■ RECORDS FOR PROCESSING ■
=-=-=-=-=
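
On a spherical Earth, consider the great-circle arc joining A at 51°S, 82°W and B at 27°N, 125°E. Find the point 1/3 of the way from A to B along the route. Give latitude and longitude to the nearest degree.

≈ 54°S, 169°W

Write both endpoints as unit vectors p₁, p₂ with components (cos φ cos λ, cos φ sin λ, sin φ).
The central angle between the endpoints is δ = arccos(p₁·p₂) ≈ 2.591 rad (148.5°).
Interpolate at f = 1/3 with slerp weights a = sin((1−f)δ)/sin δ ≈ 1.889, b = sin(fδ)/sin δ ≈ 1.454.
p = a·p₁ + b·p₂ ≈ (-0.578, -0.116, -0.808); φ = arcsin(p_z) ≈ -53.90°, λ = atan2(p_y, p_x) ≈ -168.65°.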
=-=-=-=-=
■ TASK BRIEF ■
Please repeat the listing word for word.

■ RESULT FOR THIS EXERCISE ■
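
On a spherical Earth, consider the great-circle arc joining A at 51°S, 82°W and B at 27°N, 125°E. Find the point 1/3 of the way from A to B along the route. Give latitude and longitude to the nearest degree.

≈ 54°S, 169°W

Write both endpoints as unit vectors p₁, p₂ with components (cos φ cos λ, cos φ sin λ, sin φ).
The central angle between the endpoints is δ = arccos(p₁·p₂) ≈ 2.591 rad (148.5°).
Interpolate at f = 1/3 with slerp weights a = sin((1−f)δ)/sin δ ≈ 1.889, b = sin(fδ)/sin δ ≈ 1.454.
p = a·p₁ + b·p₂ ≈ (-0.578, -0.116, -0.808); φ = arcsin(p_z) ≈ -53.90°, λ = atan2(p_y, p_x) ≈ -168.65°.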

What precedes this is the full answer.